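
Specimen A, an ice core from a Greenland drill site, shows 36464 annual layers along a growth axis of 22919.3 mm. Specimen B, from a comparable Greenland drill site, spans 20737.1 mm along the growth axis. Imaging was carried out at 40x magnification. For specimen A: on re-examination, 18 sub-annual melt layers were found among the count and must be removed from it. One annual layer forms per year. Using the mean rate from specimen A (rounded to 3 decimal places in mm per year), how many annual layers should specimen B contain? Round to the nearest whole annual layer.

32968 annual layers

Specimen A: correcting the raw count gives 36464 − 18 = 36446 true annual layers.
A: Mean rate = 22919.3 mm / 36446 years ≈ 0.629 mm/year.
Specimen B: 20737.1 mm / 0.629 mm per year = 32968.36 years ≈ 32968 annual layers.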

^^^^^^^^

### Task to carry out
Every single entry is to be retyped exactly.

### Result of this exercise
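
Specimen A, an ice core from a Greenland drill site, shows 36464 annual layers along a growth axis of 22919.3 mm. Specimen B, from a comparable Greenland drill site, spans 20737.1 mm along the growth axis. Imaging was carried out at 40x magnification. For specimen A: on re-examination, 18 sub-annual melt layers were found among the count and must be removed from it. One annual layer forms per year. Using the mean rate from specimen A (rounded to 3 decimal places in mm per year), how many annual layers should specimen B contain? Round to the nearest whole annual layer.

32968 annual layers

Specimen A: correcting the raw count gives 36464 − 18 = 36446 true annual layers.
A: Mean rate = 22919.3 mm / 36446 years ≈ 0.629 mm/year.
Specimen B: 20737.1 mm / 0.629 mm per year = 32968.36 years ≈ 32968 annual layers.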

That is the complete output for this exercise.